» **Goal of the exercise**
All lines after the one containing "A line passes through R(9, 6, 7)", together with that line itself, should be written out exactly, down to the last line of the entries below.

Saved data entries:
++++++++++++++++++++

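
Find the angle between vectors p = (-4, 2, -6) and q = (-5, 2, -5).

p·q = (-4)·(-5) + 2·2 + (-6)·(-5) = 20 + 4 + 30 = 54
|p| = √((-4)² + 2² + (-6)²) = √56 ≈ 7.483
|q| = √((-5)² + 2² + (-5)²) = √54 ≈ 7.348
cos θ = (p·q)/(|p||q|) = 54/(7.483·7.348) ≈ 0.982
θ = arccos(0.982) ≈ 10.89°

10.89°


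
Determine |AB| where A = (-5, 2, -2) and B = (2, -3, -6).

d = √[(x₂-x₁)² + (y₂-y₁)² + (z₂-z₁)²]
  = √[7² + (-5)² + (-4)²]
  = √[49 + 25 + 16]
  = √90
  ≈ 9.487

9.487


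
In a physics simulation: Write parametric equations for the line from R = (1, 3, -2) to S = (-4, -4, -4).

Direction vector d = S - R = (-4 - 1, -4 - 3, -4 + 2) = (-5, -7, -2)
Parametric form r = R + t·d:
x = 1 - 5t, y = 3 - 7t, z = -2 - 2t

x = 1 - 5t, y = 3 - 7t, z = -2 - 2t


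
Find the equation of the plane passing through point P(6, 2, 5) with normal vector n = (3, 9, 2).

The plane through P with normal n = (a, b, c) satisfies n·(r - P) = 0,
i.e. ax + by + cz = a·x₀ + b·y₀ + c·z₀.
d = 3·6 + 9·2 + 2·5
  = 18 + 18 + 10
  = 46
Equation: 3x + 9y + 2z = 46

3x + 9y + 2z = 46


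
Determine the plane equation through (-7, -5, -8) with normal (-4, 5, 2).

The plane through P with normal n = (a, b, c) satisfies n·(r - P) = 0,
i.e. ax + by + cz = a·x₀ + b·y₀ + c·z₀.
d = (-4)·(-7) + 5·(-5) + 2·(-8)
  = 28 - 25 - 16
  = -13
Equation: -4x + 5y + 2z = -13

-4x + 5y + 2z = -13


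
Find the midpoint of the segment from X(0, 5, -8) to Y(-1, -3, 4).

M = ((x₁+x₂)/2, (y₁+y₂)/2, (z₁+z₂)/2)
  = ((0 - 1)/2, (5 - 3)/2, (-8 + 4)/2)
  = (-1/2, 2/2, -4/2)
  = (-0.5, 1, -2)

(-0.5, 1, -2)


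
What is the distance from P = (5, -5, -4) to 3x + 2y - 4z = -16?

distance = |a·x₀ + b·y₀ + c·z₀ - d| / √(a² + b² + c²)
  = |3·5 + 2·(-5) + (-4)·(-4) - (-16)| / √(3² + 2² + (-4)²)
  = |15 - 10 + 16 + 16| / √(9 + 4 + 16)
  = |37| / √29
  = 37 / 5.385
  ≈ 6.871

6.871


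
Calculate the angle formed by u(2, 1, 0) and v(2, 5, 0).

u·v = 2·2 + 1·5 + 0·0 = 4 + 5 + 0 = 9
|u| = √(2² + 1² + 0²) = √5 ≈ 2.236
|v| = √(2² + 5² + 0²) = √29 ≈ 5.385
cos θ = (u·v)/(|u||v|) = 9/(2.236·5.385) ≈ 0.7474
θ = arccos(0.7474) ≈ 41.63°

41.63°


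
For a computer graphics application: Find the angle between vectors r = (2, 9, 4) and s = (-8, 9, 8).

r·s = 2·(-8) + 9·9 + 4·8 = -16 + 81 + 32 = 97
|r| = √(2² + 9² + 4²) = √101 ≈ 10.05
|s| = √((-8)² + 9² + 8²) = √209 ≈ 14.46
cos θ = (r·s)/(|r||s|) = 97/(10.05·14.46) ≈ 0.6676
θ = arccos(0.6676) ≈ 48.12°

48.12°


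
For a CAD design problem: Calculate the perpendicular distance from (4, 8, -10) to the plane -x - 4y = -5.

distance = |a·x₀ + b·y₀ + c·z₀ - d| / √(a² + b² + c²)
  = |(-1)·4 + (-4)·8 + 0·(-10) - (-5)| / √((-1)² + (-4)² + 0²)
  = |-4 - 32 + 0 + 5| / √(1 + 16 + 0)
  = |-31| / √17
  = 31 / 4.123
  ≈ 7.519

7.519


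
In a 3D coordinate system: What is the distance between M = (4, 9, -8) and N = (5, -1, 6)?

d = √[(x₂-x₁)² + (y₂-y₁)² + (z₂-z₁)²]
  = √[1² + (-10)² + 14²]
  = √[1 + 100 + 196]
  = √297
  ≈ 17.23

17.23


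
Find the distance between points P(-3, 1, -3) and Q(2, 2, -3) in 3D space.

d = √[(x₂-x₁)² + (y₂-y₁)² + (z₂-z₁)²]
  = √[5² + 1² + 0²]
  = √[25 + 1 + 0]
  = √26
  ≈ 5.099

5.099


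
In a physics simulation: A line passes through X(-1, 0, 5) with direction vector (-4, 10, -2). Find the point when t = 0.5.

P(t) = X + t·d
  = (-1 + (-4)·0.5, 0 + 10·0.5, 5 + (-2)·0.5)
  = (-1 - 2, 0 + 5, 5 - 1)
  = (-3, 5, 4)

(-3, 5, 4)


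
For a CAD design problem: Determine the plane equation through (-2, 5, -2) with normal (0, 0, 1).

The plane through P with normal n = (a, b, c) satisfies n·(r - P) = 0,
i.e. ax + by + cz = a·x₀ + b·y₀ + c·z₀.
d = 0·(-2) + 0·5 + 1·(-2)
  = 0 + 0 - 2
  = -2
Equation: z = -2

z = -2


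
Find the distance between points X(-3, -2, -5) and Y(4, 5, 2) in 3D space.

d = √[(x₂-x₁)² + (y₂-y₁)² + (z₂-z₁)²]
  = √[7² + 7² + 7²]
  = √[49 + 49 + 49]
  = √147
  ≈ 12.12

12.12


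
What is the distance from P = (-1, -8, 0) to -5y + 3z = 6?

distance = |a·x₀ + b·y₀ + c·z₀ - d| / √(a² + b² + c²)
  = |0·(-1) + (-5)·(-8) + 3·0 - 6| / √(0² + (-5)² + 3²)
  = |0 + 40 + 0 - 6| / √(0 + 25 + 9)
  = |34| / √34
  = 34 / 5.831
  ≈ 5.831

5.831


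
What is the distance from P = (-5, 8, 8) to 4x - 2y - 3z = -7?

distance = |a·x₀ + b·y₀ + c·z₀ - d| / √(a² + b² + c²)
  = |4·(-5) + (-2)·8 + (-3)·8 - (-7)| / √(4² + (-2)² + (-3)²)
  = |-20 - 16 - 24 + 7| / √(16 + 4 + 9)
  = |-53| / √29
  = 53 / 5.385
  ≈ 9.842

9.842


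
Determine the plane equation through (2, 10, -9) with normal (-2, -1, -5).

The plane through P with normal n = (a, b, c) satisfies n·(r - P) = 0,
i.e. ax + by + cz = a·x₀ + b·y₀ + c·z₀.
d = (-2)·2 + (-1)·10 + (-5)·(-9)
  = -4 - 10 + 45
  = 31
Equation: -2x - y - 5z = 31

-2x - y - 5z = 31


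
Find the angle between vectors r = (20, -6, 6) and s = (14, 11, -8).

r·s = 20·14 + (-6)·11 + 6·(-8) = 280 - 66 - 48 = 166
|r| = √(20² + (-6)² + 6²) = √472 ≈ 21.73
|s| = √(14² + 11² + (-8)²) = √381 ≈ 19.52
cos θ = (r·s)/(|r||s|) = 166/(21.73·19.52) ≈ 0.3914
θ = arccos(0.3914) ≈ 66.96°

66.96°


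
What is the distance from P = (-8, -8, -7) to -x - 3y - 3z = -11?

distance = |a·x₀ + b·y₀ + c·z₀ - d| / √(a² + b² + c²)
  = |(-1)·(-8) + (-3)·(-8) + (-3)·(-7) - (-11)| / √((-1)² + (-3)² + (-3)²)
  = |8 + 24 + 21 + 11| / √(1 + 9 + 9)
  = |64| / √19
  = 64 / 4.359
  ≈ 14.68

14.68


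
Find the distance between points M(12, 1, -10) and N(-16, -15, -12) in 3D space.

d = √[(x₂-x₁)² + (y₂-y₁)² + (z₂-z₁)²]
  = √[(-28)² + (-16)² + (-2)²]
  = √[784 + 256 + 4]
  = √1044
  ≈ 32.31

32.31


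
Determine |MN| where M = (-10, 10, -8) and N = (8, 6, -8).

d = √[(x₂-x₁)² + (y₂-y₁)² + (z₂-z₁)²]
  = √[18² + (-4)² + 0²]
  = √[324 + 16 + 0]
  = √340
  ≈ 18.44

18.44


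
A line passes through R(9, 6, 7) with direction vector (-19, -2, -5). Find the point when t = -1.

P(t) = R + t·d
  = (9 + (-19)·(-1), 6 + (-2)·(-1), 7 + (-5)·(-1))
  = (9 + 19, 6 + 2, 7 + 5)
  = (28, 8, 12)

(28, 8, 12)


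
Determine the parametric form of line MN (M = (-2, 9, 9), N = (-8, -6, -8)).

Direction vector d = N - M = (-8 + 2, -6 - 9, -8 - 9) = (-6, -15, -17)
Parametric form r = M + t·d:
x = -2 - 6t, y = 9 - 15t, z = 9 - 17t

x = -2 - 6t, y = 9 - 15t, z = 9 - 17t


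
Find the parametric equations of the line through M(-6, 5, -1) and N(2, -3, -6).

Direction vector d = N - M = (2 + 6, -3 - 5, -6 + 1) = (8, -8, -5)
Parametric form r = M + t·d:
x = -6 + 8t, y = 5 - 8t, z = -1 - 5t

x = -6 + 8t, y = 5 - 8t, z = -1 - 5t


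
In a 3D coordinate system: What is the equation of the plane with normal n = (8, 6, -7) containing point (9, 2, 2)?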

++++++++++++++++++++

» **Solution for this problem**
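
A line passes through R(9, 6, 7) with direction vector (-19, -2, -5). Find the point when t = -1.

P(t) = R + t·d
  = (9 + (-19)·(-1), 6 + (-2)·(-1), 7 + (-5)·(-1))
  = (9 + 19, 6 + 2, 7 + 5)
  = (28, 8, 12)

(28, 8, 12)


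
Determine the parametric form of line MN (M = (-2, 9, 9), N = (-8, -6, -8)).

Direction vector d = N - M = (-8 + 2, -6 - 9, -8 - 9) = (-6, -15, -17)
Parametric form r = M + t·d:
x = -2 - 6t, y = 9 - 15t, z = 9 - 17t

x = -2 - 6t, y = 9 - 15t, z = 9 - 17t


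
Find the parametric equations of the line through M(-6, 5, -1) and N(2, -3, -6).

Direction vector d = N - M = (2 + 6, -3 - 5, -6 + 1) = (8, -8, -5)
Parametric form r = M + t·d:
x = -6 + 8t, y = 5 - 8t, z = -1 - 5t

x = -6 + 8t, y = 5 - 8t, z = -1 - 5t


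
In a 3D coordinate system: What is the equation of the plane with normal n = (8, 6, -7) containing point (9, 2, 2)?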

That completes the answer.